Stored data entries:

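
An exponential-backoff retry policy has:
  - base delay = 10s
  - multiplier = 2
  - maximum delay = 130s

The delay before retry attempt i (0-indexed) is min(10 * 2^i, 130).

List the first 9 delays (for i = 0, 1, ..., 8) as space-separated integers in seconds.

Computing each delay:
  i=0: min(10*2^0, 130) = 10
  i=1: min(10*2^1, 130) = 20
  i=2: min(10*2^2, 130) = 40
  i=3: min(10*2^3, 130) = 80
  i=4: min(10*2^4, 130) = 130
  i=5: min(10*2^5, 130) = 130
  i=6: min(10*2^6, 130) = 130
  i=7: min(10*2^7, 130) = 130
  i=8: min(10*2^8, 130) = 130

Answer: 10 20 40 80 130 130 130 130 130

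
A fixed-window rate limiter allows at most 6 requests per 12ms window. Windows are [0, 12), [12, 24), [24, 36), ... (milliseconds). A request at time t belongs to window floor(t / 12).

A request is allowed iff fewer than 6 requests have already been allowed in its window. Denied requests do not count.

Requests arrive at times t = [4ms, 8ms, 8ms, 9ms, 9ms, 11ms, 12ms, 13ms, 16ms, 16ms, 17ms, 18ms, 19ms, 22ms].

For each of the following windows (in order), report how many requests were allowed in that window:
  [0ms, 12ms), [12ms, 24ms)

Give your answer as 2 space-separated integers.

Answer: 6 6

Derivation:
Processing requests:
  req#1 t=4ms (window 0): ALLOW
  req#2 t=8ms (window 0): ALLOW
  req#3 t=8ms (window 0): ALLOW
  req#4 t=9ms (window 0): ALLOW
  req#5 t=9ms (window 0): ALLOW
  req#6 t=11ms (window 0): ALLOW
  req#7 t=12ms (window 1): ALLOW
  req#8 t=13ms (window 1): ALLOW
  req#9 t=16ms (window 1): ALLOW
  req#10 t=16ms (window 1): ALLOW
  req#11 t=17ms (window 1): ALLOW
  req#12 t=18ms (window 1): ALLOW
  req#13 t=19ms (window 1): DENY
  req#14 t=22ms (window 1): DENY

Allowed counts by window: 6 6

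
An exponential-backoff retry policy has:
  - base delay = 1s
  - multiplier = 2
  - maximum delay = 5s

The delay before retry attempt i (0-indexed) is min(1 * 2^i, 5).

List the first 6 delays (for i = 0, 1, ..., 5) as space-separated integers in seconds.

Answer: 1 2 4 5 5 5

Derivation:
Computing each delay:
  i=0: min(1*2^0, 5) = 1
  i=1: min(1*2^1, 5) = 2
  i=2: min(1*2^2, 5) = 4
  i=3: min(1*2^3, 5) = 5
  i=4: min(1*2^4, 5) = 5
  i=5: min(1*2^5, 5) = 5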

Exercise brief:
Look above for the line containing "List the first 6". From there to the final line of the entries, repeat every line exactly.

Your response:
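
List the first 6 delays (for i = 0, 1, ..., 5) as space-separated integers in seconds.

Answer: 1 2 4 5 5 5

Derivation:
Computing each delay:
  i=0: min(1*2^0, 5) = 1
  i=1: min(1*2^1, 5) = 2
  i=2: min(1*2^2, 5) = 4
  i=3: min(1*2^3, 5) = 5
  i=4: min(1*2^4, 5) = 5
  i=5: min(1*2^5, 5) = 5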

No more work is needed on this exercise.